[DATA FOR REVIEW Boundary: Start]

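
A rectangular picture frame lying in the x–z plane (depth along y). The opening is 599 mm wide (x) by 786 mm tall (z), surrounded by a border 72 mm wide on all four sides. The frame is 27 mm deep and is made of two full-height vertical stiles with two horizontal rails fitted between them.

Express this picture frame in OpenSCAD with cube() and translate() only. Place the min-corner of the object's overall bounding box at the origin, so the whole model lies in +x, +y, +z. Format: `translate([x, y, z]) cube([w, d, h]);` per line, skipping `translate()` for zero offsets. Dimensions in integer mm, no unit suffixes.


cube([72, 27, 930]);
translate([671, 0, 0]) cube([72, 27, 930]);
translate([72, 0, 0]) cube([599, 27, 72]);
translate([72, 0, 858]) cube([599, 27, 72]);


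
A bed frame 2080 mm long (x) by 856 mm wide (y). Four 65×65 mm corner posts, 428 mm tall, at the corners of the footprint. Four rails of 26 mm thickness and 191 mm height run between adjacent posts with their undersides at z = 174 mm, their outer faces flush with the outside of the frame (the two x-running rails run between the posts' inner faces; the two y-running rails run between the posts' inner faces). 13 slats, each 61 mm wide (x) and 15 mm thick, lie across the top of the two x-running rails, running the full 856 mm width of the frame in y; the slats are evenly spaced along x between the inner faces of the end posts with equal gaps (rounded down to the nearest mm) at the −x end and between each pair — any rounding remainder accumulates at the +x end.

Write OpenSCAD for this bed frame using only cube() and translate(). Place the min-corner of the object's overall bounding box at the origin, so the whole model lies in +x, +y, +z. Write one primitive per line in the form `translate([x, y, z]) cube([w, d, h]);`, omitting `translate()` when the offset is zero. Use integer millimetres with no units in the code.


cube([65, 65, 428]);
translate([0, 791, 0]) cube([65, 65, 428]);
translate([2015, 0, 0]) cube([65, 65, 428]);
translate([2015, 791, 0]) cube([65, 65, 428]);
translate([65, 0, 174]) cube([1950, 26, 191]);
translate([65, 830, 174]) cube([1950, 26, 191]);
translate([0, 65, 174]) cube([26, 726, 191]);
translate([2054, 65, 174]) cube([26, 726, 191]);
translate([147, 0, 365]) cube([61, 856, 15]);
translate([290, 0, 365]) cube([61, 856, 15]);
translate([433, 0, 365]) cube([61, 856, 15]);
translate([576, 0, 365]) cube([61, 856, 15]);
translate([719, 0, 365]) cube([61, 856, 15]);
translate([862, 0, 365]) cube([61, 856, 15]);
translate([1005, 0, 365]) cube([61, 856, 15]);
translate([1148, 0, 365]) cube([61, 856, 15]);
translate([1291, 0, 365]) cube([61, 856, 15]);
translate([1434, 0, 365]) cube([61, 856, 15]);
translate([1577, 0, 365]) cube([61, 856, 15]);
translate([1720, 0, 365]) cube([61, 856, 15]);
translate([1863, 0, 365]) cube([61, 856, 15]);


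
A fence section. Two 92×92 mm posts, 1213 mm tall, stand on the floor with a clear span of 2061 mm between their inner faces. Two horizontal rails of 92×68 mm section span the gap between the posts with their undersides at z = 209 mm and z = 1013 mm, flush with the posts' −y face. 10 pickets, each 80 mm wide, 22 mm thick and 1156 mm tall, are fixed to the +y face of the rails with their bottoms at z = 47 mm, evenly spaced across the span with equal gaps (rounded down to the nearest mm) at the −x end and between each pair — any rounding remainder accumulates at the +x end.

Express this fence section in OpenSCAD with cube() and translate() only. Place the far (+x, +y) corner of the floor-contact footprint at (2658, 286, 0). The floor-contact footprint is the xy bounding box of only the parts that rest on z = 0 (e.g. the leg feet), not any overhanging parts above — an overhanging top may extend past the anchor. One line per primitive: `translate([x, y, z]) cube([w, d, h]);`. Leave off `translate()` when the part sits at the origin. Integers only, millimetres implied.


translate([413, 194, 0]) cube([92, 92, 1213]);
translate([2566, 194, 0]) cube([92, 92, 1213]);
translate([505, 194, 209]) cube([2061, 92, 68]);
translate([505, 194, 1013]) cube([2061, 92, 68]);
translate([619, 286, 47]) cube([80, 22, 1156]);
translate([813, 286, 47]) cube([80, 22, 1156]);
translate([1007, 286, 47]) cube([80, 22, 1156]);
translate([1201, 286, 47]) cube([80, 22, 1156]);
translate([1395, 286, 47]) cube([80, 22, 1156]);
translate([1589, 286, 47]) cube([80, 22, 1156]);
translate([1783, 286, 47]) cube([80, 22, 1156]);
translate([1977, 286, 47]) cube([80, 22, 1156]);
translate([2171, 286, 47]) cube([80, 22, 1156]);
translate([2365, 286, 47]) cube([80, 22, 1156]);


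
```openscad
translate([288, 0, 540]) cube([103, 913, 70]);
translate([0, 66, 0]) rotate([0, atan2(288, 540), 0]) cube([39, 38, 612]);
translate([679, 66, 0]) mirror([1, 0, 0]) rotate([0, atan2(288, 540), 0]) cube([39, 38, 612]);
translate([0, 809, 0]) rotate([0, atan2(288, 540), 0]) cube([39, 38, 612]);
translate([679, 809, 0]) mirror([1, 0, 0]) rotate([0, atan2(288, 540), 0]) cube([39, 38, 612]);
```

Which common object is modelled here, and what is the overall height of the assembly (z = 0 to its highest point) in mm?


A sawhorse. The overall height is 610 mm.

A beam across two mirrored pairs of raked legs — a sawhorse. The beam's underside is at z = 540 (matching the legs' vertical rise in atan2(288, 540)) and the beam is 70 mm tall, so its top is at 540 + 70 = 610 mm. The raked legs top out at the beam's underside, so that is the highest point.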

[DATA FOR REVIEW Boundary: End]

▶ [EXERCISE DIRECTIONS]
Which lines of the data hold the string "rotate"? Return each of them.

▶ [REPLY]
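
translate([0, 66, 0]) rotate([0, atan2(288, 540), 0]) cube([39, 38, 612]);
translate([679, 66, 0]) mirror([1, 0, 0]) rotate([0, atan2(288, 540), 0]) cube([39, 38, 612]);
translate([0, 809, 0]) rotate([0, atan2(288, 540), 0]) cube([39, 38, 612]);
translate([679, 809, 0]) mirror([1, 0, 0]) rotate([0, atan2(288, 540), 0]) cube([39, 38, 612]);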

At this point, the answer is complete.